### WHAT IS BEING ASKED
Please repeat the line that contains "For light going from air" and every line after it, exactly, through the end of the records.

(Dataset excerpts)

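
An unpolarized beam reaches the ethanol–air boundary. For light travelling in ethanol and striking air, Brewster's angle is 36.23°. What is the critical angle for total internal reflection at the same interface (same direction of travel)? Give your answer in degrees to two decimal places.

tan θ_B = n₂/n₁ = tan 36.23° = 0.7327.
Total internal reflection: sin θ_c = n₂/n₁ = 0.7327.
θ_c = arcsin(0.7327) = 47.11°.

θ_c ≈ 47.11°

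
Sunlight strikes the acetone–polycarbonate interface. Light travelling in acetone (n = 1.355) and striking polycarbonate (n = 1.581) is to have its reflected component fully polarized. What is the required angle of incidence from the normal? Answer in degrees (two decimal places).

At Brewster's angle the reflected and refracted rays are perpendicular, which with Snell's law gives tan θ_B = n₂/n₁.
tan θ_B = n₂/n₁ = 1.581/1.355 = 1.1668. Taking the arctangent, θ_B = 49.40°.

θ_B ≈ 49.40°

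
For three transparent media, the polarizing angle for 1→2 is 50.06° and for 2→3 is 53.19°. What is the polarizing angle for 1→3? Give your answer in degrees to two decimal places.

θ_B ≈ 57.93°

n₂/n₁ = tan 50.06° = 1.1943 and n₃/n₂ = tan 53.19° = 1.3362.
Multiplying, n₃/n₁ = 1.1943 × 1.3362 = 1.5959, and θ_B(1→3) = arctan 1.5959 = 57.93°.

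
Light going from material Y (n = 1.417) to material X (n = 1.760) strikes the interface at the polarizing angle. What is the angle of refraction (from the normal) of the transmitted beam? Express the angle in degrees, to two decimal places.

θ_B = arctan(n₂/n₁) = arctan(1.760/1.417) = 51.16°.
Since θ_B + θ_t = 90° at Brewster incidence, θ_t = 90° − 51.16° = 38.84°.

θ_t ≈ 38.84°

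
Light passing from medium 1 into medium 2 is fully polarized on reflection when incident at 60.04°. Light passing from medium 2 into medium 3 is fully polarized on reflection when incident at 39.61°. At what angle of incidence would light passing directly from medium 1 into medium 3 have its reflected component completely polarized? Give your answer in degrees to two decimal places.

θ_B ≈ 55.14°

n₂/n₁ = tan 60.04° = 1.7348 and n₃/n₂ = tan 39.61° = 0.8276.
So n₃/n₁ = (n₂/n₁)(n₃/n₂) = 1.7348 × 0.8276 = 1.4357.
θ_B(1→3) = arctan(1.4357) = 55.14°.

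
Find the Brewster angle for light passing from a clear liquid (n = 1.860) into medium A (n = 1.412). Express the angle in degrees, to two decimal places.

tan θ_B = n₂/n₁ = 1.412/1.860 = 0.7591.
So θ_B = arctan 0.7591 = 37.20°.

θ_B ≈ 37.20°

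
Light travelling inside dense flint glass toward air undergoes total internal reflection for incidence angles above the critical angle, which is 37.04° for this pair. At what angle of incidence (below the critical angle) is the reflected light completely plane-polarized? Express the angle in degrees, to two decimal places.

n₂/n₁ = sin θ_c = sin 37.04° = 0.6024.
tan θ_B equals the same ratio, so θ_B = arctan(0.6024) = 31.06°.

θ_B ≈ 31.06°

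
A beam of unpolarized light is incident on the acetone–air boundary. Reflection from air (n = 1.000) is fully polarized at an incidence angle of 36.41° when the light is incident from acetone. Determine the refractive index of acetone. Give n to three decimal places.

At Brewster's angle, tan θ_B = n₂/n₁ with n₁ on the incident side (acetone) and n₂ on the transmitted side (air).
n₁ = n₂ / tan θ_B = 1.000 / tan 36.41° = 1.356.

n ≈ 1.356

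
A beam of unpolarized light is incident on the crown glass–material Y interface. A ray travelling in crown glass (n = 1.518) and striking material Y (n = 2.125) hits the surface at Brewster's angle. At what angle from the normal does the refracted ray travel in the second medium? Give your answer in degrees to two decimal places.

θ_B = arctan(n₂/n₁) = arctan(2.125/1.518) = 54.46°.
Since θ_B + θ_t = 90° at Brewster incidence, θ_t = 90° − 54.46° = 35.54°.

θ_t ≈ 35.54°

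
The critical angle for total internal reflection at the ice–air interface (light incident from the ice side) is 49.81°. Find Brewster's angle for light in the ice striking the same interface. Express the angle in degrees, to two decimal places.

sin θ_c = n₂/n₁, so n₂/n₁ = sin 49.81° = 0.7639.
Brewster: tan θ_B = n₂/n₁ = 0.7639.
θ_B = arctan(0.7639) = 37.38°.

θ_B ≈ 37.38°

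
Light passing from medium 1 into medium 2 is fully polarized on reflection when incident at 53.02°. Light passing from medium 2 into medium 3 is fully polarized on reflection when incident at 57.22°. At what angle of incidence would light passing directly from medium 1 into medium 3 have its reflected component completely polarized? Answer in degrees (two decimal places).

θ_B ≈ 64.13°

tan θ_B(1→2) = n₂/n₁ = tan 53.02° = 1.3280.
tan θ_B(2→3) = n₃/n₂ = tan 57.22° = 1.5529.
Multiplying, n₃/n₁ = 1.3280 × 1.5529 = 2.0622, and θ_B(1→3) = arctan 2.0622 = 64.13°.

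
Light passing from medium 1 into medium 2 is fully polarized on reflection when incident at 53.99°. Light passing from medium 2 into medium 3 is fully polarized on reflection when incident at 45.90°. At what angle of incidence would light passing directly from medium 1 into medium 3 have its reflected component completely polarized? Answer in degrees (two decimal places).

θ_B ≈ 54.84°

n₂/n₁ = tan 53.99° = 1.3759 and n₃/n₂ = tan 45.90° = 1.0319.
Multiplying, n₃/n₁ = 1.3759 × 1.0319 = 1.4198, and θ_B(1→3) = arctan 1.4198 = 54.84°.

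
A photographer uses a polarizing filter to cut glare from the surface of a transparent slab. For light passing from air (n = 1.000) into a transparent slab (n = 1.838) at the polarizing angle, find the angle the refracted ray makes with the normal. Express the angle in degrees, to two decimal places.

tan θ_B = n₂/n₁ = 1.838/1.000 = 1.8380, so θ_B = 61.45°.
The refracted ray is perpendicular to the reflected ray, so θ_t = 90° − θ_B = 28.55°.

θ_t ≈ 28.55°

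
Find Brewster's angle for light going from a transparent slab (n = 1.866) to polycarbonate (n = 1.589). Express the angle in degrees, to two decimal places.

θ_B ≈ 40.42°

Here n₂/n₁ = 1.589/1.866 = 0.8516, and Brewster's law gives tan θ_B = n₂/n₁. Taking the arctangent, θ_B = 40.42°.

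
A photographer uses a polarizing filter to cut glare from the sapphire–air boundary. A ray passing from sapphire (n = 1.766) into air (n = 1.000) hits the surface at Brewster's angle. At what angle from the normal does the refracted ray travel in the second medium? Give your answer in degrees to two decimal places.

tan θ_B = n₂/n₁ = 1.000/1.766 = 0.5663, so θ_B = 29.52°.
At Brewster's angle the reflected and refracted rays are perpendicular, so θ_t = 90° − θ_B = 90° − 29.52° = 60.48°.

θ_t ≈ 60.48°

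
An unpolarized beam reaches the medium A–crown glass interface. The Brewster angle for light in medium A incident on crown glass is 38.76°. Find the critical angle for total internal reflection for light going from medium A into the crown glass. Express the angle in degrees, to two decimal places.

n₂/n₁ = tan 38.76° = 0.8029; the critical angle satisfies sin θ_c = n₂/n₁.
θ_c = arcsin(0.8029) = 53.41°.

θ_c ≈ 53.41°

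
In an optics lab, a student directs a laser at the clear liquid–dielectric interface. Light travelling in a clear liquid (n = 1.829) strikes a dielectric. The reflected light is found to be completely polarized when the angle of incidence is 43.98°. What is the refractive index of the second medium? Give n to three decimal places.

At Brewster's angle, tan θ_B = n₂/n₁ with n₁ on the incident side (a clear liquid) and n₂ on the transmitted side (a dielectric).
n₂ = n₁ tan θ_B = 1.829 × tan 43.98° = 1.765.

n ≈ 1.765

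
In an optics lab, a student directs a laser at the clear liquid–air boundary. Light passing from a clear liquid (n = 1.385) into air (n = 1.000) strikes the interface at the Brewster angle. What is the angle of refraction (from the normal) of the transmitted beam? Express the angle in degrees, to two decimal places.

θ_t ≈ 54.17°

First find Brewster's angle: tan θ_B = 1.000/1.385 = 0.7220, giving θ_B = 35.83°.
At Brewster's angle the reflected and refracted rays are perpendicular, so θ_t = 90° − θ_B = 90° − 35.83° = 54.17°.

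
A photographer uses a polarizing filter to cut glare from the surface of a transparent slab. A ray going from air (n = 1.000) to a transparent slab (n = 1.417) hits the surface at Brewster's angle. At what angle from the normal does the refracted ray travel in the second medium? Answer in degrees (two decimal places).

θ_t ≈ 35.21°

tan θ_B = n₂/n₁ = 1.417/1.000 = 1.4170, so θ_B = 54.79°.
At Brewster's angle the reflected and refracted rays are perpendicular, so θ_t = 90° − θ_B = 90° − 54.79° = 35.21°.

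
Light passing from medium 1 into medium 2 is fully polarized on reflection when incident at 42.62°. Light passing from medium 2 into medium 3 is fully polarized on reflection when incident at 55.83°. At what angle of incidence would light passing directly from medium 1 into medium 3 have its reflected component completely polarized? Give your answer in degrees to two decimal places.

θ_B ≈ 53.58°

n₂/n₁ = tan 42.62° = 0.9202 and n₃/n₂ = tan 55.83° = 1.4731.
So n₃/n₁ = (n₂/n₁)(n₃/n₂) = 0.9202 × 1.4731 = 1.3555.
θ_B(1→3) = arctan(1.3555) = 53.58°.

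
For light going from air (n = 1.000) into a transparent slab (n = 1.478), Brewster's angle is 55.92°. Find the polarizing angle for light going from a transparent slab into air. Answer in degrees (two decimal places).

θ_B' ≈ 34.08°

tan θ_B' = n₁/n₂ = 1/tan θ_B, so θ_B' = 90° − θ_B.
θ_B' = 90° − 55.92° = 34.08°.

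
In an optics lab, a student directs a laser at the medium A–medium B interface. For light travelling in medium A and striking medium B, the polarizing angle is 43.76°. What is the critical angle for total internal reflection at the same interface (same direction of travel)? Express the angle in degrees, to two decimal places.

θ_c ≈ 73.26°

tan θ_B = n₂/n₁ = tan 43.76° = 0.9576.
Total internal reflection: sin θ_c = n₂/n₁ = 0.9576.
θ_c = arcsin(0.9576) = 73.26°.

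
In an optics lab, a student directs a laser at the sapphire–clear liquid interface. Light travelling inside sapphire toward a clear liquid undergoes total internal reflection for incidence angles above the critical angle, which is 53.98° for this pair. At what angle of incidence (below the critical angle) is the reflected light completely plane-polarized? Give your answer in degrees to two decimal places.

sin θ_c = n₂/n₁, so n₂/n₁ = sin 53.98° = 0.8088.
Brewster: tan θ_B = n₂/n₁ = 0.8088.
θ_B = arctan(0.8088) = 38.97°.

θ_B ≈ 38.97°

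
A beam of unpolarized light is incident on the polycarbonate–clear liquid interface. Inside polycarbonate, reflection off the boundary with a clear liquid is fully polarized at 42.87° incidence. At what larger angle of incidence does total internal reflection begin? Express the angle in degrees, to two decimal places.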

### YOUR SOLUTION
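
For light going from air (n = 1.000) into a transparent slab (n = 1.478), Brewster's angle is 55.92°. Find the polarizing angle for light going from a transparent slab into air. Answer in degrees (two decimal places).

θ_B' ≈ 34.08°

tan θ_B' = n₁/n₂ = 1/tan θ_B, so θ_B' = 90° − θ_B.
θ_B' = 90° − 55.92° = 34.08°.

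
In an optics lab, a student directs a laser at the medium A–medium B interface. For light travelling in medium A and striking medium B, the polarizing angle is 43.76°. What is the critical angle for total internal reflection at the same interface (same direction of travel)? Express the angle in degrees, to two decimal places.

θ_c ≈ 73.26°

tan θ_B = n₂/n₁ = tan 43.76° = 0.9576.
Total internal reflection: sin θ_c = n₂/n₁ = 0.9576.
θ_c = arcsin(0.9576) = 73.26°.

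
In an optics lab, a student directs a laser at the sapphire–clear liquid interface. Light travelling inside sapphire toward a clear liquid undergoes total internal reflection for incidence angles above the critical angle, which is 53.98° for this pair. At what angle of incidence (below the critical angle) is the reflected light completely plane-polarized? Give your answer in degrees to two decimal places.

sin θ_c = n₂/n₁, so n₂/n₁ = sin 53.98° = 0.8088.
Brewster: tan θ_B = n₂/n₁ = 0.8088.
θ_B = arctan(0.8088) = 38.97°.

θ_B ≈ 38.97°

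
A beam of unpolarized light is incident on the polycarbonate–clear liquid interface. Inside polycarbonate, reflection off the boundary with a clear liquid is fully polarized at 42.87° incidence. At what larger angle of incidence does total internal reflection begin? Express the angle in degrees, to two decimal places.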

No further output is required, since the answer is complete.